* [Records to use]:
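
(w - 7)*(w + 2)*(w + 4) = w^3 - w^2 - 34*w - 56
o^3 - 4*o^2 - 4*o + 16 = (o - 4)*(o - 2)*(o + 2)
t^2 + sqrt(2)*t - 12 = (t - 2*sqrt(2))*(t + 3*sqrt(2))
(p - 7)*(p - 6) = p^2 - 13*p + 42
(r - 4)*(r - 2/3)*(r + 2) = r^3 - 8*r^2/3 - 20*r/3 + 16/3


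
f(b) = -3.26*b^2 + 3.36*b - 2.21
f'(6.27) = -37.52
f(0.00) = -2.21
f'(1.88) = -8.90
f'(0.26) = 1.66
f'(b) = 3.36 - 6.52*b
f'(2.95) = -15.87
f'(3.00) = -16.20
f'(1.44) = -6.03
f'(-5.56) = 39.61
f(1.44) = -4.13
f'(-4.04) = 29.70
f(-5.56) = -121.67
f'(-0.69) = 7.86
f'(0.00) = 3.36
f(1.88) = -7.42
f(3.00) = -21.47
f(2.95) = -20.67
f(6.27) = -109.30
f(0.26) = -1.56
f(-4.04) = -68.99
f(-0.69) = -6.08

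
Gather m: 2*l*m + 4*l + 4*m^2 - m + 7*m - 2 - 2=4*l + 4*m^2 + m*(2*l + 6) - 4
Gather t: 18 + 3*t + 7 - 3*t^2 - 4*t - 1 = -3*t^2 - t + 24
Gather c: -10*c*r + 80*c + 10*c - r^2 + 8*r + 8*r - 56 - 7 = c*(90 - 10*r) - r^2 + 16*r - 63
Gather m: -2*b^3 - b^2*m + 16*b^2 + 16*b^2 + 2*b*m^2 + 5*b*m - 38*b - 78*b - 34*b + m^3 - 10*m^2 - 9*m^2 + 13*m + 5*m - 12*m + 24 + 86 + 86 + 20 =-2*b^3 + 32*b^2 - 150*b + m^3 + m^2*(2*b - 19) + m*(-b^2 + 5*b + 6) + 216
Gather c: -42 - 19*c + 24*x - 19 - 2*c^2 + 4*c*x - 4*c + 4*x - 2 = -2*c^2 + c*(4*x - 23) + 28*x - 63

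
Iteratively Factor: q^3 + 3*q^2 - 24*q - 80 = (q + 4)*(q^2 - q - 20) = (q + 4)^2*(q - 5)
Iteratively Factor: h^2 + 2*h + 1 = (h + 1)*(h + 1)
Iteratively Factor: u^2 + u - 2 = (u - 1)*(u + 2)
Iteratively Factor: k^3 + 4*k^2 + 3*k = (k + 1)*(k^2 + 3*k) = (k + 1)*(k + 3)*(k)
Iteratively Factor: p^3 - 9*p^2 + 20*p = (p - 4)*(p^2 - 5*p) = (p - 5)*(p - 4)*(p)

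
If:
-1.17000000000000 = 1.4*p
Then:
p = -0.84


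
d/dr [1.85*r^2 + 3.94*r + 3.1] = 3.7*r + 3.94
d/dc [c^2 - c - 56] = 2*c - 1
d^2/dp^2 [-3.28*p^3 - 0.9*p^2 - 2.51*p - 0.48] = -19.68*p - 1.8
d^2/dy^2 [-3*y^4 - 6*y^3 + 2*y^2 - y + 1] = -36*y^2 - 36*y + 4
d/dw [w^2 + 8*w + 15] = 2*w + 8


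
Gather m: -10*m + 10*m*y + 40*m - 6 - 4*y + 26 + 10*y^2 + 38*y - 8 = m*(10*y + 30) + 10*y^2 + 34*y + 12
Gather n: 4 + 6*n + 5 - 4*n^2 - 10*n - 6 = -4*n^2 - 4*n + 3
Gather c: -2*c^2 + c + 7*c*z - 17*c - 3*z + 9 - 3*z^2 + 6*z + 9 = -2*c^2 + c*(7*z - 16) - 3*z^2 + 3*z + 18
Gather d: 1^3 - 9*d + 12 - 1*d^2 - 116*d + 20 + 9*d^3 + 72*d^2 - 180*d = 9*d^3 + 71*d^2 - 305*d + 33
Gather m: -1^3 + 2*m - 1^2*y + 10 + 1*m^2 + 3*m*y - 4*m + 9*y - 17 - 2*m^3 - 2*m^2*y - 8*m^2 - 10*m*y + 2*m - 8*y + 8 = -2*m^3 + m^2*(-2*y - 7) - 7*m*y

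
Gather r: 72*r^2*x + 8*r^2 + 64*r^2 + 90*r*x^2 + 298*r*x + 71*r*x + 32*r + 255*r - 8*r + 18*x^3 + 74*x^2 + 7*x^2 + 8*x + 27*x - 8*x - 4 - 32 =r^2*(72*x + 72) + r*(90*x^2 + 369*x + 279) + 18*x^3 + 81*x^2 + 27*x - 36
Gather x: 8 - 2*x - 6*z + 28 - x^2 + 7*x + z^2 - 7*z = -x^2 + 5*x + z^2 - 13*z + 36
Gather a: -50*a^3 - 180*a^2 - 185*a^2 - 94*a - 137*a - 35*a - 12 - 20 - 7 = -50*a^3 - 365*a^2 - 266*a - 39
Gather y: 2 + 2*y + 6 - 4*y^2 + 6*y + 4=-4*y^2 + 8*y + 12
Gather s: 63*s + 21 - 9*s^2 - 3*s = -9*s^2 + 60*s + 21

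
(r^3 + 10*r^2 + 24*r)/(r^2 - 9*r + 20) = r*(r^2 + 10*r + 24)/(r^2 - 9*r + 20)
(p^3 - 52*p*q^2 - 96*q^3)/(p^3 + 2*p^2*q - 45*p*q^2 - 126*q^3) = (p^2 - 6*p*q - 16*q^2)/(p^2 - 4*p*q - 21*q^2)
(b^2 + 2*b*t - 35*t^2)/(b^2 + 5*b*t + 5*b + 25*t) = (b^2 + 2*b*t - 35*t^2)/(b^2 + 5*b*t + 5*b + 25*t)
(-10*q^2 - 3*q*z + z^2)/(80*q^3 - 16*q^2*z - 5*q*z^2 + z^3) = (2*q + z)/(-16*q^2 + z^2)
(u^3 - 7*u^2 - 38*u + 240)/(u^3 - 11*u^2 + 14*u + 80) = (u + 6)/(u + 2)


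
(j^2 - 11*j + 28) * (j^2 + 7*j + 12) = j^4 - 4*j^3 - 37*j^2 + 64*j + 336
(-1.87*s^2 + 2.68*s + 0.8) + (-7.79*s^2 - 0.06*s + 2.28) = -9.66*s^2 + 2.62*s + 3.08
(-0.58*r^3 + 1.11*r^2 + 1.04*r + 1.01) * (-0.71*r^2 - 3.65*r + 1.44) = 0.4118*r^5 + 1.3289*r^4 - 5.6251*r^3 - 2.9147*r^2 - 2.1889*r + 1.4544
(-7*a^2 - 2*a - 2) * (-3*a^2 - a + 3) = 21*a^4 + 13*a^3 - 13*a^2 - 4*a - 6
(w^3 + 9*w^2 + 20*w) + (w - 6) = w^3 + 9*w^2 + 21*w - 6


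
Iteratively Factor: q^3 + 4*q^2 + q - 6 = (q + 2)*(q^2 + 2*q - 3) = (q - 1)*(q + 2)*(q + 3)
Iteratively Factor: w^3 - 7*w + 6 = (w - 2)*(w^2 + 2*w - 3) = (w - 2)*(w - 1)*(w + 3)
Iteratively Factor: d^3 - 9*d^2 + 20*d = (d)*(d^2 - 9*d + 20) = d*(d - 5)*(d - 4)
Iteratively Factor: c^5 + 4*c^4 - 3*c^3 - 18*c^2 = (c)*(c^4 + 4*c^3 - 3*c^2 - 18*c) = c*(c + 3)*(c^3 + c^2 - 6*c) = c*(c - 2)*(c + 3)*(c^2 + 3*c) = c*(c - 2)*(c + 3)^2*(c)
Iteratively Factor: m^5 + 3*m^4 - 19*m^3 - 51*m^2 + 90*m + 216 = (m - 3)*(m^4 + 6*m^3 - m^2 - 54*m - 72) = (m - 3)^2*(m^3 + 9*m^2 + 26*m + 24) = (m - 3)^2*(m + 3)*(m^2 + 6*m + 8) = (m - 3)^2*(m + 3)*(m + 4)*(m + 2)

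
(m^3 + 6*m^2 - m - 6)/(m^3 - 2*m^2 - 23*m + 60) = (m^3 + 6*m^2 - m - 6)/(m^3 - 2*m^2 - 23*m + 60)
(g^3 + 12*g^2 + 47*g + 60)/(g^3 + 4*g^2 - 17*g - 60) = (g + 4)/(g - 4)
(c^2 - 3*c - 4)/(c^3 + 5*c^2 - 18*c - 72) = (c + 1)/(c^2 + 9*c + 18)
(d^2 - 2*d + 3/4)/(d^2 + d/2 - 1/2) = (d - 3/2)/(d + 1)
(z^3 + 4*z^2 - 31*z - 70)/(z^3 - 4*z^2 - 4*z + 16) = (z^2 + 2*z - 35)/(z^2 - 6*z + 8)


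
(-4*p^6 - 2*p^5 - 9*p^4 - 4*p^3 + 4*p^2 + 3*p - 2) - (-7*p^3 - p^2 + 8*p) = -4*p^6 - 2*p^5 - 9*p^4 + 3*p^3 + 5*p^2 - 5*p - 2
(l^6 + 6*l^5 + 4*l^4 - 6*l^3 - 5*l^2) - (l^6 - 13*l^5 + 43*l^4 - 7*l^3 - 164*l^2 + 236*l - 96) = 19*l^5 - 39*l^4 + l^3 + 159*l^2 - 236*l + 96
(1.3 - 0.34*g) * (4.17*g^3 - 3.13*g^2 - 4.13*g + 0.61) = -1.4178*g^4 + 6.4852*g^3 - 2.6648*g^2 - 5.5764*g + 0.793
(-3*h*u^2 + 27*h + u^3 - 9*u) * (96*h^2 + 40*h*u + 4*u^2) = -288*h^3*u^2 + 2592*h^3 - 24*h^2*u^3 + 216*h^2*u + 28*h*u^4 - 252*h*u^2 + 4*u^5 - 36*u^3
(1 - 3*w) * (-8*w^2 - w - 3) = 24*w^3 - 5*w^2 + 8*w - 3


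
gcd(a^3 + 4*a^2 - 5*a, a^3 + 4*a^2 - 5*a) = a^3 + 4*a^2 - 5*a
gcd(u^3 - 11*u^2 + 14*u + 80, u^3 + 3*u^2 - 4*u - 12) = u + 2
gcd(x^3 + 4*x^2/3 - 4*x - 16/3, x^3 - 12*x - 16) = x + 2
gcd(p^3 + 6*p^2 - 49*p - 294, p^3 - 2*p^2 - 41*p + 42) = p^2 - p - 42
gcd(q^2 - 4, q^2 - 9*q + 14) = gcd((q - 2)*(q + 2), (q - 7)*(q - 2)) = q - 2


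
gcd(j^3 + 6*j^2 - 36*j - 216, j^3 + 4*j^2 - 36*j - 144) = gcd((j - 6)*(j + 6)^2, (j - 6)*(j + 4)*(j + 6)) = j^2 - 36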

* [Work required]: From the material above, copy every line that has the word "Factor" in it.

* [Final answer]:
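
Iteratively Factor: q^3 + 3*q^2 - 24*q - 80 = (q + 4)*(q^2 - q - 20) = (q + 4)^2*(q - 5)
Iteratively Factor: h^2 + 2*h + 1 = (h + 1)*(h + 1)
Iteratively Factor: u^2 + u - 2 = (u - 1)*(u + 2)
Iteratively Factor: k^3 + 4*k^2 + 3*k = (k + 1)*(k^2 + 3*k) = (k + 1)*(k + 3)*(k)
Iteratively Factor: p^3 - 9*p^2 + 20*p = (p - 4)*(p^2 - 5*p) = (p - 5)*(p - 4)*(p)
Iteratively Factor: q^3 + 4*q^2 + q - 6 = (q + 2)*(q^2 + 2*q - 3) = (q - 1)*(q + 2)*(q + 3)
Iteratively Factor: w^3 - 7*w + 6 = (w - 2)*(w^2 + 2*w - 3) = (w - 2)*(w - 1)*(w + 3)
Iteratively Factor: d^3 - 9*d^2 + 20*d = (d)*(d^2 - 9*d + 20) = d*(d - 5)*(d - 4)
Iteratively Factor: c^5 + 4*c^4 - 3*c^3 - 18*c^2 = (c)*(c^4 + 4*c^3 - 3*c^2 - 18*c) = c*(c + 3)*(c^3 + c^2 - 6*c) = c*(c - 2)*(c + 3)*(c^2 + 3*c) = c*(c - 2)*(c + 3)^2*(c)
Iteratively Factor: m^5 + 3*m^4 - 19*m^3 - 51*m^2 + 90*m + 216 = (m - 3)*(m^4 + 6*m^3 - m^2 - 54*m - 72) = (m - 3)^2*(m^3 + 9*m^2 + 26*m + 24) = (m - 3)^2*(m + 3)*(m^2 + 6*m + 8) = (m - 3)^2*(m + 3)*(m + 4)*(m + 2)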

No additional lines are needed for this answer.